> **ACTIVITY**
Set down the complete data exactly as it appears below.

> **RECORDS SHOWN**
"""

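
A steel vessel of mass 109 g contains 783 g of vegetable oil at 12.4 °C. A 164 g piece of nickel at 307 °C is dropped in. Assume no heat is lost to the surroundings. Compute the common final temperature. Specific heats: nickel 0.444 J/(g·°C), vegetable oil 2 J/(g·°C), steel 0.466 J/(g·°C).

Let T be the final temperature. ΣQ_i = 0:
164×0.444×(T − 307) + 783×2×(T − 12.4) + 109×0.466×(T − 12.4) = 0
72.82(T − 307) + 1566(T − 12.4) + 50.79(T − 12.4) = 0
(72.82 + 1566 + 50.79) T = 72.82×307 + 1566×12.4 + 50.79×12.4
T = 42403/1689.6 ≈ 25.10 °C

T_f ≈ 25.1 °C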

"""

> **YOUR RESPONSE**
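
A steel vessel of mass 109 g contains 783 g of vegetable oil at 12.4 °C. A 164 g piece of nickel at 307 °C is dropped in. Assume no heat is lost to the surroundings. Compute the common final temperature. Specific heats: nickel 0.444 J/(g·°C), vegetable oil 2 J/(g·°C), steel 0.466 J/(g·°C).

Let T be the final temperature. ΣQ_i = 0:
164×0.444×(T − 307) + 783×2×(T − 12.4) + 109×0.466×(T − 12.4) = 0
72.82(T − 307) + 1566(T − 12.4) + 50.79(T − 12.4) = 0
(72.82 + 1566 + 50.79) T = 72.82×307 + 1566×12.4 + 50.79×12.4
T = 42403/1689.6 ≈ 25.10 °C

T_f ≈ 25.1 °C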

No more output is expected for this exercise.